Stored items
# # # # # # #
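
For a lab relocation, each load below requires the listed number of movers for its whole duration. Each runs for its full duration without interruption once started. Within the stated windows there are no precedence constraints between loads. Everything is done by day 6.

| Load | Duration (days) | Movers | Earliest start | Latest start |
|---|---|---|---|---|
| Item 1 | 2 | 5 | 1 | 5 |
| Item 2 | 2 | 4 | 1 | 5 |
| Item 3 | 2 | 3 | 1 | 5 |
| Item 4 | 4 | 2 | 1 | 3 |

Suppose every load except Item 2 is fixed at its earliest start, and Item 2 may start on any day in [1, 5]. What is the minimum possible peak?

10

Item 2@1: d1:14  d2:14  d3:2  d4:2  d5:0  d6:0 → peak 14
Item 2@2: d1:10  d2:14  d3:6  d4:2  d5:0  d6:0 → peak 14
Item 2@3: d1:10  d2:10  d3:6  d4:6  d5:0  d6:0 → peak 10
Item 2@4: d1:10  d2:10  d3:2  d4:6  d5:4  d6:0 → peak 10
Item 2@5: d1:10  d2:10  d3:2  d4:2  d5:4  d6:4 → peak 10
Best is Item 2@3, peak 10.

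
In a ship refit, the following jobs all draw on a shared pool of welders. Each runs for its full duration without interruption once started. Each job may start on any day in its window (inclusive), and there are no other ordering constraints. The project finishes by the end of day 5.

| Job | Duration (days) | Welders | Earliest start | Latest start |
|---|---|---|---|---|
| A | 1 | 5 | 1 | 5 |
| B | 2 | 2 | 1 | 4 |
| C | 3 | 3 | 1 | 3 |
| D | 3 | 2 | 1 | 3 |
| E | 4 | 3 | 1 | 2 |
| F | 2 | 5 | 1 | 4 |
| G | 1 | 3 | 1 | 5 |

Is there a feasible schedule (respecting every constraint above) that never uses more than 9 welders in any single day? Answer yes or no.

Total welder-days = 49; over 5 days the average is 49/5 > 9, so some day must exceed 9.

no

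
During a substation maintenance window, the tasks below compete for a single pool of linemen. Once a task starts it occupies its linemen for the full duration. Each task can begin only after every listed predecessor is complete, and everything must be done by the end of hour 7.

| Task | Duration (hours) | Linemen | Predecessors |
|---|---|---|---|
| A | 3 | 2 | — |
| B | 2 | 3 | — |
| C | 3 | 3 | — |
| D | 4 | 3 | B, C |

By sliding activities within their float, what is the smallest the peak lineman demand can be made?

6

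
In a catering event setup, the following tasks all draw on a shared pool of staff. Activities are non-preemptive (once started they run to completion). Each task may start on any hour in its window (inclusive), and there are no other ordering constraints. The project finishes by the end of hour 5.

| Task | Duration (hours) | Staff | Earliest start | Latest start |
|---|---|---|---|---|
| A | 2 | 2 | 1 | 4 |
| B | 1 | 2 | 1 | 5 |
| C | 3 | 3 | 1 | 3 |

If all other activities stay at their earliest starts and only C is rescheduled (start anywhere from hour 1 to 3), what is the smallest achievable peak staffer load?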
# # # # # # #
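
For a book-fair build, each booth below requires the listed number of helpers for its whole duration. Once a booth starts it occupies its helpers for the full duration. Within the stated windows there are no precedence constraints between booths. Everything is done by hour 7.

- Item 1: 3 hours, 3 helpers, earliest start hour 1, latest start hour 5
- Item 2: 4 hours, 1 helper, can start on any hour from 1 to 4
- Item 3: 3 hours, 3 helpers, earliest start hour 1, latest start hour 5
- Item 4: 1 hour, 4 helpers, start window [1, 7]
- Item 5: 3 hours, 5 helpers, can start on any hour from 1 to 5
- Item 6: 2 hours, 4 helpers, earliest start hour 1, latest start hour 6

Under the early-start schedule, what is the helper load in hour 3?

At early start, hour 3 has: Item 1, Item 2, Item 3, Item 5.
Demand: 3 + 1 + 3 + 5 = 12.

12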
# # # # # # #
• TASK INSTRUCTIONS: Across the records above, count the lines holding "draw" and write down only that count.

• THE ANSWER: 2